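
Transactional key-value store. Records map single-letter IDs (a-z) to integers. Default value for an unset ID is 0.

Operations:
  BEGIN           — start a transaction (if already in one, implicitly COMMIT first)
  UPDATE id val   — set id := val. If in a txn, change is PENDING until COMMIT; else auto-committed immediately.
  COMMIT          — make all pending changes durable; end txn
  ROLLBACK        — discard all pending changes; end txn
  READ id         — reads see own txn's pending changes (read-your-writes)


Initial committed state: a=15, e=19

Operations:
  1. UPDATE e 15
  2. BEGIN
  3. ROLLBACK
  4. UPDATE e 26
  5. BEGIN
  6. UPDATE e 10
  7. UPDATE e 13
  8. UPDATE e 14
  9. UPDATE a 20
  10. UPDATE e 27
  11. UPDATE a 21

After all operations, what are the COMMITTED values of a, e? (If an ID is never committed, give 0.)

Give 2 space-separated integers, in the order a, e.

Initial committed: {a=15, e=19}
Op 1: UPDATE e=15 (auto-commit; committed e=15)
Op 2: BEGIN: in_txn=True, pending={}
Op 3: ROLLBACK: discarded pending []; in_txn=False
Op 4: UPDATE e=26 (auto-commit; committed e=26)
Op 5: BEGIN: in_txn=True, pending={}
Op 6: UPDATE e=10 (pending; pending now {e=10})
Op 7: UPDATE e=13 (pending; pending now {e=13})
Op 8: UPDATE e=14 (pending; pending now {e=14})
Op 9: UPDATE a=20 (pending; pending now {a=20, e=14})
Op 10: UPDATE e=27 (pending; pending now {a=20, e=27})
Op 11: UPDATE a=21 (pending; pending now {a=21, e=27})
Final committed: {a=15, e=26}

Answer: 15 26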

--

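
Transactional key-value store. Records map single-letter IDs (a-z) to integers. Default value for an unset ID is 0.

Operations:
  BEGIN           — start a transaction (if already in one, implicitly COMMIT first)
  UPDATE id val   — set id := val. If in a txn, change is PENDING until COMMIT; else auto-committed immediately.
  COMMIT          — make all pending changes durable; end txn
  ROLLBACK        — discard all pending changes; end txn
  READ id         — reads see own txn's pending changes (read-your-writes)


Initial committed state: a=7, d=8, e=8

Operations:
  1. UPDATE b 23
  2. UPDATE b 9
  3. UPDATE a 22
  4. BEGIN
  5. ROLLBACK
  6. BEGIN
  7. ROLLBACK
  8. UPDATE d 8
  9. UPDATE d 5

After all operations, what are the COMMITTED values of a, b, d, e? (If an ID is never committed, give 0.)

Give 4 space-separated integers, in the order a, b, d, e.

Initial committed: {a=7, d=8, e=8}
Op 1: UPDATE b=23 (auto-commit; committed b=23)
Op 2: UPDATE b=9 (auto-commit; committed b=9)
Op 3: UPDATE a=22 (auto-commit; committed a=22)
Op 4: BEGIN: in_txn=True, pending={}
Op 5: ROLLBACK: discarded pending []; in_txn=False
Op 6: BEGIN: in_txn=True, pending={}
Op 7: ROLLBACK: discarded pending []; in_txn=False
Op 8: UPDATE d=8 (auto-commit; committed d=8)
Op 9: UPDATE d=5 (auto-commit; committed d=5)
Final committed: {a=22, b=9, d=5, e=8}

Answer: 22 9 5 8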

### WHAT NEEDS TO BE DONE
Look over the records above and filter for each line with the word "values".

### EXERCISE OUTPUT
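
After all operations, what are the COMMITTED values of a, e? (If an ID is never committed, give 0.)
After all operations, what are the COMMITTED values of a, b, d, e? (If an ID is never committed, give 0.)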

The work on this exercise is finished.